══ Information provided ══
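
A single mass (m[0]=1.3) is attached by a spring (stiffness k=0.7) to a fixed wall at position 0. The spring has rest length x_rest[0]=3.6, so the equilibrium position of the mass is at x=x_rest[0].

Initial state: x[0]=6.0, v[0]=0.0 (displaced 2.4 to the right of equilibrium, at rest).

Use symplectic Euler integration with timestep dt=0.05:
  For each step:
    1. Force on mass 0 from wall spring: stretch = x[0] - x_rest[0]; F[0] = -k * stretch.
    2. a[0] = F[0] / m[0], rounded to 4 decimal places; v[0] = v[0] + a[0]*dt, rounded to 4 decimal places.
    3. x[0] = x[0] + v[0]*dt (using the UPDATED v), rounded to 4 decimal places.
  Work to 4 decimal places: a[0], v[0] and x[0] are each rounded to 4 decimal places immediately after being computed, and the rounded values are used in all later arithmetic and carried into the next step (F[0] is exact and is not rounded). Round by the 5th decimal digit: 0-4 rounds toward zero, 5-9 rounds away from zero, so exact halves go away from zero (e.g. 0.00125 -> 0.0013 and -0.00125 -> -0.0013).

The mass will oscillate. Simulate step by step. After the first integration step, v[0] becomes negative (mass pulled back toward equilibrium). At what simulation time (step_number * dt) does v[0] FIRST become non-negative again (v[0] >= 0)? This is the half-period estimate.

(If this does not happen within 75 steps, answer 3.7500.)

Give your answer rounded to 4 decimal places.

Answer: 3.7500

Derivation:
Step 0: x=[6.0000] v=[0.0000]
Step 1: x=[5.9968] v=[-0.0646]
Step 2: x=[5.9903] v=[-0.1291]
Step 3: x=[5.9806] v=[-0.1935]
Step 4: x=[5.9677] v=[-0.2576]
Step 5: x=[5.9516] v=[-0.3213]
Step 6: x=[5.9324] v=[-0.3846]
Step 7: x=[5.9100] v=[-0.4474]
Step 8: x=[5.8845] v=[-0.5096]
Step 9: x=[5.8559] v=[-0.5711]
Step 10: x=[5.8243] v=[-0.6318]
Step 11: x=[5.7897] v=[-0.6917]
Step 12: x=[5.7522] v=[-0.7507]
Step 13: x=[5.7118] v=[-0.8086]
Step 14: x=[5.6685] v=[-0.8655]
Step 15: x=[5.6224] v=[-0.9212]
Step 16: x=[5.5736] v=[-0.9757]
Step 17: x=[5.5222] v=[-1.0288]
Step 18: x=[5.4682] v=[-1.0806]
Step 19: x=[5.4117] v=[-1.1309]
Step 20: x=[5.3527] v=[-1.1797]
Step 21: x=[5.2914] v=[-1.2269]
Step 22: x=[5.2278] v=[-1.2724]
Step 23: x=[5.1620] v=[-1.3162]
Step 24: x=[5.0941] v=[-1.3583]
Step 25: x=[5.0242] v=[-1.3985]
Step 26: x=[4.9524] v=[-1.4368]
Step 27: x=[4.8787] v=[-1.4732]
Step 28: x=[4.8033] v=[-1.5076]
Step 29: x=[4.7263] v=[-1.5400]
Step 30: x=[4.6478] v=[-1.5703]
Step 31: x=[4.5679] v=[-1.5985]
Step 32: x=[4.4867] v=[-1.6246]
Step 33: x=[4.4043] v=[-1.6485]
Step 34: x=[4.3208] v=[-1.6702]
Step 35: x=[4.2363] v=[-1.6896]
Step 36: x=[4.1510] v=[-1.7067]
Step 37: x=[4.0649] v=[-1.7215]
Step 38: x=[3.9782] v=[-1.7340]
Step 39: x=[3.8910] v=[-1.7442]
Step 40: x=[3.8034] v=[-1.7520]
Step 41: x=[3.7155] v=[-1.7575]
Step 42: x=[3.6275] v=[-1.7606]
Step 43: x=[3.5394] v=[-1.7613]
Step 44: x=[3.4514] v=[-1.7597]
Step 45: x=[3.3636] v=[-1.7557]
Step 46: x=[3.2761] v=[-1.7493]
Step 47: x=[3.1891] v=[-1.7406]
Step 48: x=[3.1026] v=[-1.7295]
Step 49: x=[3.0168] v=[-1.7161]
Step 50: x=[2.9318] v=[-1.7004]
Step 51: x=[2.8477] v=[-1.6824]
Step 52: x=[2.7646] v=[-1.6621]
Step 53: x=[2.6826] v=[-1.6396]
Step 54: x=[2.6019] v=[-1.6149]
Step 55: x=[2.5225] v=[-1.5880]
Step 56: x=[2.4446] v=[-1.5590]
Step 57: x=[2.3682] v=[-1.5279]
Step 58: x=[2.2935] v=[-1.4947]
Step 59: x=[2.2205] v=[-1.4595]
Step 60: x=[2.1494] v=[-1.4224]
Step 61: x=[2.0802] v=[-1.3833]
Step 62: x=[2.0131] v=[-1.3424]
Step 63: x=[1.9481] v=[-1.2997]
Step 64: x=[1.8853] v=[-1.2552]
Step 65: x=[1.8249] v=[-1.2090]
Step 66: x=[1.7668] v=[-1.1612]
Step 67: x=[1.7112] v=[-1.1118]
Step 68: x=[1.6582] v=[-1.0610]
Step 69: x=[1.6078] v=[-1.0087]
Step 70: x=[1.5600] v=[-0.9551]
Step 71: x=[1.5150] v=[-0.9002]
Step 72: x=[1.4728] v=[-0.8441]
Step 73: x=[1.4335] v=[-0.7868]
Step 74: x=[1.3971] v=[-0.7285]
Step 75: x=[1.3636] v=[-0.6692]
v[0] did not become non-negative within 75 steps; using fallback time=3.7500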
═══
Exercise details:
Up to and including the line containing "Work to 4 decimal", please write out the listing exactly, starting from its first line.

Problem solution:
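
A single mass (m[0]=1.3) is attached by a spring (stiffness k=0.7) to a fixed wall at position 0. The spring has rest length x_rest[0]=3.6, so the equilibrium position of the mass is at x=x_rest[0].

Initial state: x[0]=6.0, v[0]=0.0 (displaced 2.4 to the right of equilibrium, at rest).

Use symplectic Euler integration with timestep dt=0.05:
  For each step:
    1. Force on mass 0 from wall spring: stretch = x[0] - x_rest[0]; F[0] = -k * stretch.
    2. a[0] = F[0] / m[0], rounded to 4 decimal places; v[0] = v[0] + a[0]*dt, rounded to 4 decimal places.
    3. x[0] = x[0] + v[0]*dt (using the UPDATED v), rounded to 4 decimal places.
  Work to 4 decimal places: a[0], v[0] and x[0] are each rounded to 4 decimal places immediately after being computed, and the rounded values are used in all later arithmetic and carried into the next step (F[0] is exact and is not rounded). Round by the 5th decimal digit: 0-4 rounds toward zero, 5-9 rounds away from zero, so exact halves go away from zero (e.g. 0.00125 -> 0.0013 and -0.00125 -> -0.0013).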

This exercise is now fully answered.